• AIM OF THE EXERCISE: Everything from the line containing "Calculate the idle probability P0 for M/M/1: lambda = 21, mu" to the end of the data must be duplicated word for word, and nothing else may appear.

── STUDY MATERIAL ──

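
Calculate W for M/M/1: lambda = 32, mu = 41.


W = 1/(mu - lambda) = 1/(41 - 32) = 0.1111 hours

0.1111 hours


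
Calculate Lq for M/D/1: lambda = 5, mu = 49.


M/D/1: Lq = rho^2 / (2*(1-rho)) where rho = 5/49; Lq = 0.01

0.01


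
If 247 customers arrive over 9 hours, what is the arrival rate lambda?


lambda = total arrivals / time = 247 / 9 = 27.44 per hour

27.44 per hour


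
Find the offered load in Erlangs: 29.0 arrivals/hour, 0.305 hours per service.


Offered load a = lambda * E[S] = 29.0 * 0.305 = 8.85 Erlangs

8.85 Erlangs


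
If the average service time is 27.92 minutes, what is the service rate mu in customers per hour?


mu = 60 / avg_service_time = 60 / 27.92 = 2.15 per hour

2.15 per hour


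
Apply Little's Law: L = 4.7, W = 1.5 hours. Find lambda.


lambda = L / W = 4.7 / 1.5 = 3.13 per hour

3.13 per hour


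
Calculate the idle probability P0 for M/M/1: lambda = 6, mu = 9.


P0 = 1 - rho = 1 - 6/9 = 0.3333

0.3333


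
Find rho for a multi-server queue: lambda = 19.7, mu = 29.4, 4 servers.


rho = lambda / (c * mu) = 19.7 / (4 * 29.4) = 0.1675

0.1675


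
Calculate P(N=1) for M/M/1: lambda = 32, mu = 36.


rho = 32/36; P(n) = (1-rho)*rho^n = (1-32/36)*(32/36)^1 = 0.0988

0.0988


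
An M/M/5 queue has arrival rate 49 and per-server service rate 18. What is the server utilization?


rho = lambda/(c*mu) = 49/(5*18) = 0.5444

0.5444


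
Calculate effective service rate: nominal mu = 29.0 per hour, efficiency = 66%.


Effective rate = mu * efficiency = 29.0 * 0.66 = 19.14 per hour

19.14 per hour


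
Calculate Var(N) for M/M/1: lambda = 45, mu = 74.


rho = 45/74; Var(N) = rho/(1-rho)^2 = 3.96

3.96


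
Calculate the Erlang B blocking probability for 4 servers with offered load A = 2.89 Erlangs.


B(N,A) = (A^N/N!) / sum(A^k/k!, k=0..N) with N=4, A=2.89 = 0.1938

0.1938


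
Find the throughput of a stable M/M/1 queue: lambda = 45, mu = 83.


For a stable queue (lambda < mu), throughput = lambda = 45 per hour

45 per hour


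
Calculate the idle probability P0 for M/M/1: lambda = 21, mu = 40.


P0 = 1 - rho = 1 - 21/40 = 0.475

0.475


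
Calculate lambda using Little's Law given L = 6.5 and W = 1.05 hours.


lambda = L / W = 6.5 / 1.05 = 6.19 per hour

6.19 per hour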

───

• THE COMPLETED TASK:
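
Calculate the idle probability P0 for M/M/1: lambda = 21, mu = 40.


P0 = 1 - rho = 1 - 21/40 = 0.475

0.475


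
Calculate lambda using Little's Law given L = 6.5 and W = 1.05 hours.


lambda = L / W = 6.5 / 1.05 = 6.19 per hour

6.19 per hour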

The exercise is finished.